====== Given information ======

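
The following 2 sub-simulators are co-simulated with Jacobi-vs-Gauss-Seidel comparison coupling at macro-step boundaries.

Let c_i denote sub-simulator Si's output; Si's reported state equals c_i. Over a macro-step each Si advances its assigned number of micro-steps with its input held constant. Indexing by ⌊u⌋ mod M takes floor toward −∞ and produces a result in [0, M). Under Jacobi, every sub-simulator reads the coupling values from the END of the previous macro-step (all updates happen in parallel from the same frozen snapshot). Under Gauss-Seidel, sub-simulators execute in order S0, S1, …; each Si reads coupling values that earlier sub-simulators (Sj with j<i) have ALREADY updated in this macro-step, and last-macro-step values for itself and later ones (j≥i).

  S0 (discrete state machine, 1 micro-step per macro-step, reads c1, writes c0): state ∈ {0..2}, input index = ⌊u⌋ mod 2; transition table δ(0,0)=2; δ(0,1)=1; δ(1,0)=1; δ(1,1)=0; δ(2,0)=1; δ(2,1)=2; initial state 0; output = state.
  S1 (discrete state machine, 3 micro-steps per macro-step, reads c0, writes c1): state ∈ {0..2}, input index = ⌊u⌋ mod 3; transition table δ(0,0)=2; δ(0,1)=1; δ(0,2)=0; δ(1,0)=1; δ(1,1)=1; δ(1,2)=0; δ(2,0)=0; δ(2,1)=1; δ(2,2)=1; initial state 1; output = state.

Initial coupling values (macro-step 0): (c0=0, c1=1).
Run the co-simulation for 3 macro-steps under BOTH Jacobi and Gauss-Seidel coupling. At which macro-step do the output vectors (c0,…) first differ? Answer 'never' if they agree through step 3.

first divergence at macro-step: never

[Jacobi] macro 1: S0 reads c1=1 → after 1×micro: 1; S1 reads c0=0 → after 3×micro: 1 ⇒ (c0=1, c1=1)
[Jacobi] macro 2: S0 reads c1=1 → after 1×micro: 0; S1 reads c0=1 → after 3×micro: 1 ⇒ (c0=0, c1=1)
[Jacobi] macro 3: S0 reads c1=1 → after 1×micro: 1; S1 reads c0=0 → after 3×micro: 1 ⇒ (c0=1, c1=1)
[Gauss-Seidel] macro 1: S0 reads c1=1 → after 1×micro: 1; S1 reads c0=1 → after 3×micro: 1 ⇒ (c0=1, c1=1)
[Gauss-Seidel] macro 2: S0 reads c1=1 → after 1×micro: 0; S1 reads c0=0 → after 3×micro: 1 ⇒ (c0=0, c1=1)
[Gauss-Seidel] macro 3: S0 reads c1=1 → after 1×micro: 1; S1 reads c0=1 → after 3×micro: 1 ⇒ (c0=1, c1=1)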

======
====== Given information ======

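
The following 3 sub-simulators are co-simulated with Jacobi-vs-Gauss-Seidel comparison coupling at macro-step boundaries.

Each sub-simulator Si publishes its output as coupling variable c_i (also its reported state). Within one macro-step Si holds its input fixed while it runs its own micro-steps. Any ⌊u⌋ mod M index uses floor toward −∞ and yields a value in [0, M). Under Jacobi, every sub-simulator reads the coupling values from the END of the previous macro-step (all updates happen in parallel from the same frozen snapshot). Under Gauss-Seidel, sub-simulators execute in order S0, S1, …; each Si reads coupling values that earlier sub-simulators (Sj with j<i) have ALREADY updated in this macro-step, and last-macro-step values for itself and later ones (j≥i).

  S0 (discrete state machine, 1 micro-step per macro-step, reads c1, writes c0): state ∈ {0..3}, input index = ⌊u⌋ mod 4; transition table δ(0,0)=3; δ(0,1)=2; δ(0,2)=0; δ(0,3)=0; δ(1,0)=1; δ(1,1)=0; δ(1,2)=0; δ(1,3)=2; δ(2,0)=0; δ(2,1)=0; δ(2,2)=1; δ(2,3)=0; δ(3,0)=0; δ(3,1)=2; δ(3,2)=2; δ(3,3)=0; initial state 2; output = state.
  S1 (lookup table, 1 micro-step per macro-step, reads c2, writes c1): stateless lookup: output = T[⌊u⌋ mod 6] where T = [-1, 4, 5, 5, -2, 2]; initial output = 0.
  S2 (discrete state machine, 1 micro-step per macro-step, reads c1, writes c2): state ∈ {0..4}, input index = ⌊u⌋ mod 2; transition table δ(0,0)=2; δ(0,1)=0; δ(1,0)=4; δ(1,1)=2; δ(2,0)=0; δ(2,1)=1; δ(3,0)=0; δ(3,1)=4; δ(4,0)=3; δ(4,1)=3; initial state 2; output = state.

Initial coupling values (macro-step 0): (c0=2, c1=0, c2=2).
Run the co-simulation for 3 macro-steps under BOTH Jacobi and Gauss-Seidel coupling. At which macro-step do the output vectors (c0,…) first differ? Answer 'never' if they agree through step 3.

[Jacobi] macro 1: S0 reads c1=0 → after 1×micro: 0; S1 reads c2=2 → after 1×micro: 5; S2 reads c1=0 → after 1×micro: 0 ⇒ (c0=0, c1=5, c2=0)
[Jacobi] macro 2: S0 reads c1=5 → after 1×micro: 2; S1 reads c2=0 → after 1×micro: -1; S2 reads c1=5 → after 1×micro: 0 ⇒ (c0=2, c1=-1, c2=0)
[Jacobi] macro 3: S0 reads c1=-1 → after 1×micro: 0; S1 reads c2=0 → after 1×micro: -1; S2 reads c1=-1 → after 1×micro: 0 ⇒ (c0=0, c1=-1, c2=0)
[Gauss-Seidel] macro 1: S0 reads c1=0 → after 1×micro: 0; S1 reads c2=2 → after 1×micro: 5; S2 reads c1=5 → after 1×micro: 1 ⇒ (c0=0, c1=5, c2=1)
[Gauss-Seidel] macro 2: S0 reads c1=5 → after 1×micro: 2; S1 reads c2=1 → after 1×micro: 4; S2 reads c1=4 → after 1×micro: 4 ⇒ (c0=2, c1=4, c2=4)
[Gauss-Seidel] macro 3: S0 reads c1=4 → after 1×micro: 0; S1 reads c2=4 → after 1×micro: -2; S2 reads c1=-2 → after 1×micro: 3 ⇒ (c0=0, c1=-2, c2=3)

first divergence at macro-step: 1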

======

**Problem details**
Restate word for word the entries above from the line with "S1 (lookup table, 1" through the line with "Initial coupling values (macro-step 0): (c0=2, c1=0, c2=2).", inclusive, leaving out everything else.

**Solution to the problem**
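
  S1 (lookup table, 1 micro-step per macro-step, reads c2, writes c1): stateless lookup: output = T[⌊u⌋ mod 6] where T = [-1, 4, 5, 5, -2, 2]; initial output = 0.
  S2 (discrete state machine, 1 micro-step per macro-step, reads c1, writes c2): state ∈ {0..4}, input index = ⌊u⌋ mod 2; transition table δ(0,0)=2; δ(0,1)=0; δ(1,0)=4; δ(1,1)=2; δ(2,0)=0; δ(2,1)=1; δ(3,0)=0; δ(3,1)=4; δ(4,0)=3; δ(4,1)=3; initial state 2; output = state.

Initial coupling values (macro-step 0): (c0=2, c1=0, c2=2).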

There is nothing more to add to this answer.